● ASSIGNMENT: Write out, from the entries below, exactly the lines that run between the lines holding "Plotting 1/v versus" and "An Eadie–Hofstee plot", inclusive, and stop there.

● EXERCISE DATA:

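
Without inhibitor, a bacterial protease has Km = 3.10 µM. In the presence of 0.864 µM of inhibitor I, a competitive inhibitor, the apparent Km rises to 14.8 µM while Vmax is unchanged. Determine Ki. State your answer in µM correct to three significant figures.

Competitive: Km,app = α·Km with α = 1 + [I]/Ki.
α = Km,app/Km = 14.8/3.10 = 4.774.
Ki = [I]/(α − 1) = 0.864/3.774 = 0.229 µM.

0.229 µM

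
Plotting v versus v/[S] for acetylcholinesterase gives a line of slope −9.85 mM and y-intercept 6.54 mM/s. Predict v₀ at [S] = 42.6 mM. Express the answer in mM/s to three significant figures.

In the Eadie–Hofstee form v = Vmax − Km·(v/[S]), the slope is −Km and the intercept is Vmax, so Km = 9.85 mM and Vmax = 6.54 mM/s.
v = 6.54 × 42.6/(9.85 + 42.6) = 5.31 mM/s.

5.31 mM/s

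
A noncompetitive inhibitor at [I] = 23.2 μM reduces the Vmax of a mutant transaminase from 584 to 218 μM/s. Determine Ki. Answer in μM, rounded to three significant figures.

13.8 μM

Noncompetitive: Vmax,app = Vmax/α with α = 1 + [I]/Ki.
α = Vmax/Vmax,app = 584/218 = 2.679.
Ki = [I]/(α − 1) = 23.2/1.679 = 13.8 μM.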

--

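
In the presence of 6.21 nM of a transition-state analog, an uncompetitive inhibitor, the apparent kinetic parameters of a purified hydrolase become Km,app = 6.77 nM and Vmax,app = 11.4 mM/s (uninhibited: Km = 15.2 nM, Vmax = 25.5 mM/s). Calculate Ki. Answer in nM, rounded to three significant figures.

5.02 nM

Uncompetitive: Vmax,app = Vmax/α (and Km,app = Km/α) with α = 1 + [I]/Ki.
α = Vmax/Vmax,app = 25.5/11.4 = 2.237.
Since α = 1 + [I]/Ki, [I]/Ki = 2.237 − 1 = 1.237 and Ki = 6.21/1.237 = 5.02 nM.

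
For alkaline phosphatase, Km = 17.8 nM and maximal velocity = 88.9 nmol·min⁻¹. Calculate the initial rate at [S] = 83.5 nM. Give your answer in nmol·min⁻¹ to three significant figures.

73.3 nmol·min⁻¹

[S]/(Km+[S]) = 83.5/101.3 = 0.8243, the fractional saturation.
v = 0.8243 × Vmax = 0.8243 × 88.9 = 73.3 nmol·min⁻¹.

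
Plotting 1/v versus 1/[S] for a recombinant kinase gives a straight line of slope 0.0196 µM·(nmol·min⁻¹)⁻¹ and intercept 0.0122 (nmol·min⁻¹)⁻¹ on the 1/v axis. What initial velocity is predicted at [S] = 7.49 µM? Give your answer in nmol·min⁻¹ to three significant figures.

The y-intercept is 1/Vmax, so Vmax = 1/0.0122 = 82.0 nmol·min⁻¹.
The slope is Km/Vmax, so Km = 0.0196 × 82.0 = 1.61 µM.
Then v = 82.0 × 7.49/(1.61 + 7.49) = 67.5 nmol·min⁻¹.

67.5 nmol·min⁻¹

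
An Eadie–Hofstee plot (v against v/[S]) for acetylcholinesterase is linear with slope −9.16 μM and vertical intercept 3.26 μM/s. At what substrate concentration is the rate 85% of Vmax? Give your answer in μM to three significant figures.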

---

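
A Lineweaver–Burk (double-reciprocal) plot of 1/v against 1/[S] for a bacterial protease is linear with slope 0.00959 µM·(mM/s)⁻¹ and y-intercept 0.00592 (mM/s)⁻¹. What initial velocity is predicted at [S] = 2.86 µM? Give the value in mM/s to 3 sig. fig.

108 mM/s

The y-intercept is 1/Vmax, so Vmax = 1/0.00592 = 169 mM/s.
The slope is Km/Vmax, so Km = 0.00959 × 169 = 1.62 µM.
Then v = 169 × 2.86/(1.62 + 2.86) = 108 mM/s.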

● FINISHED TASK:
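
Plotting 1/v versus 1/[S] for a recombinant kinase gives a straight line of slope 0.0196 µM·(nmol·min⁻¹)⁻¹ and intercept 0.0122 (nmol·min⁻¹)⁻¹ on the 1/v axis. What initial velocity is predicted at [S] = 7.49 µM? Give your answer in nmol·min⁻¹ to three significant figures.

The y-intercept is 1/Vmax, so Vmax = 1/0.0122 = 82.0 nmol·min⁻¹.
The slope is Km/Vmax, so Km = 0.0196 × 82.0 = 1.61 µM.
Then v = 82.0 × 7.49/(1.61 + 7.49) = 67.5 nmol·min⁻¹.

67.5 nmol·min⁻¹

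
An Eadie–Hofstee plot (v against v/[S]) for acetylcholinesterase is linear with slope −9.16 μM and vertical intercept 3.26 μM/s. At what substrate concentration is the rate 85% of Vmax? Give your answer in μM to three significant figures.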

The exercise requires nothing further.